-- INPUT MATERIAL follows --

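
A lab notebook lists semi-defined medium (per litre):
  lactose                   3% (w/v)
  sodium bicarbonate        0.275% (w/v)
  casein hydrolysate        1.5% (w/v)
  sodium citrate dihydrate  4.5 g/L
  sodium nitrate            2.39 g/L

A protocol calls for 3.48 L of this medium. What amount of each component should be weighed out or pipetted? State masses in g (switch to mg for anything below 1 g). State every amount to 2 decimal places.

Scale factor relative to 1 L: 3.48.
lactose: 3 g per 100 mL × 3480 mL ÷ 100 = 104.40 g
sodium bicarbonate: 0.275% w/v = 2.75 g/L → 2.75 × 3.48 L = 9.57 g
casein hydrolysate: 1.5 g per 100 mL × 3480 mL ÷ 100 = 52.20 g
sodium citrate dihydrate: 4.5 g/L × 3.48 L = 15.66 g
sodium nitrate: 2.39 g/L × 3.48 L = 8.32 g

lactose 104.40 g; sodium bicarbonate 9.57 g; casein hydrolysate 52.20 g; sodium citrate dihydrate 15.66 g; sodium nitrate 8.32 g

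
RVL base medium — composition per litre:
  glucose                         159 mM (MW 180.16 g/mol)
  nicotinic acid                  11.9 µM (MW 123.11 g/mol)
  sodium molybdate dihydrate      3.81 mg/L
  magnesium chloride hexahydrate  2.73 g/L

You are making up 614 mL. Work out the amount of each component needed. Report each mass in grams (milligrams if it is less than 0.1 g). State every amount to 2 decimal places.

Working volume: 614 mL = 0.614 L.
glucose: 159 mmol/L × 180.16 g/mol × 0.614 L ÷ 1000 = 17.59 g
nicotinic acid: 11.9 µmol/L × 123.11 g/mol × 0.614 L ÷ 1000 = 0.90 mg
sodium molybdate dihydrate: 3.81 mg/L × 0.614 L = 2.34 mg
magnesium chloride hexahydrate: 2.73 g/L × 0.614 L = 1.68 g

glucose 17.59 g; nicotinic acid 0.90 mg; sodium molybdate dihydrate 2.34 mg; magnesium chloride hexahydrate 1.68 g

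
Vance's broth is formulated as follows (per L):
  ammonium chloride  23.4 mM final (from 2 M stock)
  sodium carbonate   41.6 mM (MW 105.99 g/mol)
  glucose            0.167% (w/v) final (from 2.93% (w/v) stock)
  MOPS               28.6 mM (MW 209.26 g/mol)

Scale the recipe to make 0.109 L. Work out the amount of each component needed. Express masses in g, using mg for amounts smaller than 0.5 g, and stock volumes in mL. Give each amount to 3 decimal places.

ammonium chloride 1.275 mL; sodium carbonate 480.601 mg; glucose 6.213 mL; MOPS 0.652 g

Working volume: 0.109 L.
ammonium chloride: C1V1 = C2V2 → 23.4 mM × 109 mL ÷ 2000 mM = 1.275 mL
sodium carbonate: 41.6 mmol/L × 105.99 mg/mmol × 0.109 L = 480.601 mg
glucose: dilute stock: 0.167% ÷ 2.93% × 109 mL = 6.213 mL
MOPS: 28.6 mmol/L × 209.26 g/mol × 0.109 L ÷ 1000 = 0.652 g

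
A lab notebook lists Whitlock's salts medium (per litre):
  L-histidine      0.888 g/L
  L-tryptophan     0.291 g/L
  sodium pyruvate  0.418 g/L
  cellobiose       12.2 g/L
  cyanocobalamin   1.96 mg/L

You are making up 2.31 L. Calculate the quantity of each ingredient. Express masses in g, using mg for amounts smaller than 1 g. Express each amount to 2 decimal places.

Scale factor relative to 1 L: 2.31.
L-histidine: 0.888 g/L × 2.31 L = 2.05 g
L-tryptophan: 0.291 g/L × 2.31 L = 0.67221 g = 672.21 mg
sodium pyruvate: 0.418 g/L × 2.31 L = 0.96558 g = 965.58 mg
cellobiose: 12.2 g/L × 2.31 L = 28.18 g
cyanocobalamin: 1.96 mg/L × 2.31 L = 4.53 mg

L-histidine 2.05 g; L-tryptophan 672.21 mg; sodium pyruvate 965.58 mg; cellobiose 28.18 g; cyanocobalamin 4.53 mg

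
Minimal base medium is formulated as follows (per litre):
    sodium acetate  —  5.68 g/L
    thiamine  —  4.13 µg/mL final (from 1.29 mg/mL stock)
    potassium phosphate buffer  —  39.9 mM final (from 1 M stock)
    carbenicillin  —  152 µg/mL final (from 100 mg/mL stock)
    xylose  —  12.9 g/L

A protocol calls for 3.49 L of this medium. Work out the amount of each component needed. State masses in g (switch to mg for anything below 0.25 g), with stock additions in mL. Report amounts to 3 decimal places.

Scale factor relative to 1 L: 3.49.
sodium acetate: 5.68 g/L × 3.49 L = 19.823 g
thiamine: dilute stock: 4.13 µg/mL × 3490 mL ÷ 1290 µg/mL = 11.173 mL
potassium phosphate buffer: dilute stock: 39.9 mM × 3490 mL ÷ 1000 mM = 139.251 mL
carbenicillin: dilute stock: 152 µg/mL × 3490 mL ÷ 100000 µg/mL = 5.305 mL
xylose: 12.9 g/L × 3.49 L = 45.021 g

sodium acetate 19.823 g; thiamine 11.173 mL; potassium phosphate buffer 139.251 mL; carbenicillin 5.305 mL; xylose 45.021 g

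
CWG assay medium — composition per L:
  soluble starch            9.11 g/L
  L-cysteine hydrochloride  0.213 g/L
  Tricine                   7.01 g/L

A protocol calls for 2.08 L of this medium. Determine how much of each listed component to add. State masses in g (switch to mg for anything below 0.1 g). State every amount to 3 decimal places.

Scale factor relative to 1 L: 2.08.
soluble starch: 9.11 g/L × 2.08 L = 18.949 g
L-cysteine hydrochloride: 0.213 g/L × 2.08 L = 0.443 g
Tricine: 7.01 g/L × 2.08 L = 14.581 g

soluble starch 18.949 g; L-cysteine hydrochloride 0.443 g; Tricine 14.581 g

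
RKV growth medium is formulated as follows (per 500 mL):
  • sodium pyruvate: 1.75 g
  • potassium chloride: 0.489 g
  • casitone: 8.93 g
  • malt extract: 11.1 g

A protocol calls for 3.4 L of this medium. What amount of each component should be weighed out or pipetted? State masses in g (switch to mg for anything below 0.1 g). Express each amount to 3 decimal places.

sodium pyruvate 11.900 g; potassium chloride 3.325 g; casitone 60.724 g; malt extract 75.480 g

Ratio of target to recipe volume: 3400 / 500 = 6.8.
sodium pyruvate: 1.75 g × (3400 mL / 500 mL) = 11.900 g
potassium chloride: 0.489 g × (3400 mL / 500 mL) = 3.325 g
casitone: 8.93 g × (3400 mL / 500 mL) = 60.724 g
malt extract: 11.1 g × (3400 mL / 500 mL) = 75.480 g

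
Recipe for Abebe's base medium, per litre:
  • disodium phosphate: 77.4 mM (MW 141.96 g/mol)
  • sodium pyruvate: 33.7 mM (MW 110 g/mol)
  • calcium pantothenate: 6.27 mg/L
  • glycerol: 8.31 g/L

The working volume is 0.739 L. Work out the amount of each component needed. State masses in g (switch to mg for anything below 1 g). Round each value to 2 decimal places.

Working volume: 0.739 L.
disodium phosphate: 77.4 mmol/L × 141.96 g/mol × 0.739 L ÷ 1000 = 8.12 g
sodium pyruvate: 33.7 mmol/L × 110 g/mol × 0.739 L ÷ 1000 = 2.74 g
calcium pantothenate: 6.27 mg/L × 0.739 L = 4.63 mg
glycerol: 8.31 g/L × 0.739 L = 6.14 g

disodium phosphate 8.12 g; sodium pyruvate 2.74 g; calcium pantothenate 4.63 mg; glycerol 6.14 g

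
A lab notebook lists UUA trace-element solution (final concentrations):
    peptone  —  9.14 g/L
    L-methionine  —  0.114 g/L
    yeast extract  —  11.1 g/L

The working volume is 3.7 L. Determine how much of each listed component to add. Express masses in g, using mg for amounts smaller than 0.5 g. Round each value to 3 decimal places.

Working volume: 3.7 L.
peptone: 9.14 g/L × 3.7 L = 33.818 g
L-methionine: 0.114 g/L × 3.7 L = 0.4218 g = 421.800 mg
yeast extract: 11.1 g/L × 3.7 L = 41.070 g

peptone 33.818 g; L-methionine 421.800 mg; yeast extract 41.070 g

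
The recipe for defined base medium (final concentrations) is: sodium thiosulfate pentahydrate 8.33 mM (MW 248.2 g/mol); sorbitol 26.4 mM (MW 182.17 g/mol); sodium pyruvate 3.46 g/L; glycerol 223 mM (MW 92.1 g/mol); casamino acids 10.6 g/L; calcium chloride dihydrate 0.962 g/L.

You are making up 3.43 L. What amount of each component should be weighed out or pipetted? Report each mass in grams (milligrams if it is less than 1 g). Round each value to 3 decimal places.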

-- INPUT MATERIAL concluded --
-- INPUT MATERIAL follows --

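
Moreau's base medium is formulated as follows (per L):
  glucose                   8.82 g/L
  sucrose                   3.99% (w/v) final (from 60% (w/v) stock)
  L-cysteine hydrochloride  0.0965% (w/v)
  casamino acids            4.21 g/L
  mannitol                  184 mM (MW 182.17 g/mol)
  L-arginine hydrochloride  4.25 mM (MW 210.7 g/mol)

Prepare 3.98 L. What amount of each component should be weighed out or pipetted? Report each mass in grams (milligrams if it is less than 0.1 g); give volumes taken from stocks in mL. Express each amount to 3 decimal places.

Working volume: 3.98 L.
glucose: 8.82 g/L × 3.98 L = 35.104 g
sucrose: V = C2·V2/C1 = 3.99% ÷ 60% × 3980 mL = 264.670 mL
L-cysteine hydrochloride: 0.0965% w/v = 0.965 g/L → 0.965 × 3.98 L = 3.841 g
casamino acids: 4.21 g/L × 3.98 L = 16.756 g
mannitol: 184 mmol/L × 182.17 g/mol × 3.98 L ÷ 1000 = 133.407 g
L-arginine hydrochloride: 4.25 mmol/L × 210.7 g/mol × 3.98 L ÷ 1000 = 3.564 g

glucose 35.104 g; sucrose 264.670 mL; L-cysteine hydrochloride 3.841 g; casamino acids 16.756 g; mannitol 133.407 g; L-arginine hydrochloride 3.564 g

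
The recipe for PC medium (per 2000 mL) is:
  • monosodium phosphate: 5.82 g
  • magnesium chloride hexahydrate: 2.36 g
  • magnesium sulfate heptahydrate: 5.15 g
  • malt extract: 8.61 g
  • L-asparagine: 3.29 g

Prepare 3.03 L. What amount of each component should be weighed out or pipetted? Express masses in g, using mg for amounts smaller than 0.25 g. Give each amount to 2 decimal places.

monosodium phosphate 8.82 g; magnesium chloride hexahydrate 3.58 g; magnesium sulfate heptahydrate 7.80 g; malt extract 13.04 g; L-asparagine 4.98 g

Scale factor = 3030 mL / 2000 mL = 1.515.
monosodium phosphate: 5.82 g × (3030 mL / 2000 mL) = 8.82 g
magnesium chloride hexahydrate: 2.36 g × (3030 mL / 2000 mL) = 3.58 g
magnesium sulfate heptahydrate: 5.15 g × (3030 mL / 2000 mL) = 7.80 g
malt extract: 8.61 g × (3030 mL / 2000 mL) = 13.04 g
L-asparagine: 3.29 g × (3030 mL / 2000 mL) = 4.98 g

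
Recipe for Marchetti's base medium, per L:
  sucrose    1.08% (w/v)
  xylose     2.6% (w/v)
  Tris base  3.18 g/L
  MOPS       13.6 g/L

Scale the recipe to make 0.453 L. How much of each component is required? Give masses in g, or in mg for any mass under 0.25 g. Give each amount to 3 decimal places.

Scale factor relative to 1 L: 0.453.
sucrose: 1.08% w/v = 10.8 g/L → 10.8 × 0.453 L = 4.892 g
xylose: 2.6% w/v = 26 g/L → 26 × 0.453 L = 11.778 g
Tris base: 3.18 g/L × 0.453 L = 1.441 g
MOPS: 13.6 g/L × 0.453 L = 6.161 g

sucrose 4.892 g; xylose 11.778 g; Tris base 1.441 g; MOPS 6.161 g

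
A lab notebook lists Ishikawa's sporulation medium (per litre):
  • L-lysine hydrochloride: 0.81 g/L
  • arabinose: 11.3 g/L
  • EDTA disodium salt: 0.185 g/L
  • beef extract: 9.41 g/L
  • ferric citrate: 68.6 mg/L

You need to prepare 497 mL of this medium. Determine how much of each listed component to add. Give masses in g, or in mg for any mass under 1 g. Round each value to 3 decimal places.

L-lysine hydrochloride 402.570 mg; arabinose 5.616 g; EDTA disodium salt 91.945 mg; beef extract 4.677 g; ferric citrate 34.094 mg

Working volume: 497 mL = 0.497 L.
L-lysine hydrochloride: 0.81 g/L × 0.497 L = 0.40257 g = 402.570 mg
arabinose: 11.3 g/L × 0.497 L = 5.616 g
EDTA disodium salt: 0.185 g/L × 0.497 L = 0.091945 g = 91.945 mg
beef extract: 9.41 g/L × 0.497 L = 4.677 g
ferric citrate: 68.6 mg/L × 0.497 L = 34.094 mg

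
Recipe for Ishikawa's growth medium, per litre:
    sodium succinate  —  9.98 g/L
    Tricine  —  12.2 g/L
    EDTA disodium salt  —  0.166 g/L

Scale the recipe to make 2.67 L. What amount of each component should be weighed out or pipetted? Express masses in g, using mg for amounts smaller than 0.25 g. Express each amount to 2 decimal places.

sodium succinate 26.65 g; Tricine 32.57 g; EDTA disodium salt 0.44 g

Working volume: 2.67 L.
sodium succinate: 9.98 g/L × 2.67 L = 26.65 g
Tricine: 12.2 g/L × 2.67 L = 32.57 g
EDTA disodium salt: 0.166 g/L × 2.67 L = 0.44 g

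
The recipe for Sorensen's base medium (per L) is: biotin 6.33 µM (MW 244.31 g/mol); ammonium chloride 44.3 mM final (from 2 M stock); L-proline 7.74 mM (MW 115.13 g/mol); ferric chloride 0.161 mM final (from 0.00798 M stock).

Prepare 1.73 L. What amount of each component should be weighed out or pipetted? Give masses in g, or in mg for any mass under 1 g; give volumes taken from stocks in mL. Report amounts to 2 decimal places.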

-- INPUT MATERIAL concluded --

> **ASSIGNED TASK**
Where a line in the listing above contains "growth", copy that line.

> **WRITTEN ANSWER**
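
RKV growth medium is formulated as follows (per 500 mL):
Recipe for Ishikawa's growth medium, per litre: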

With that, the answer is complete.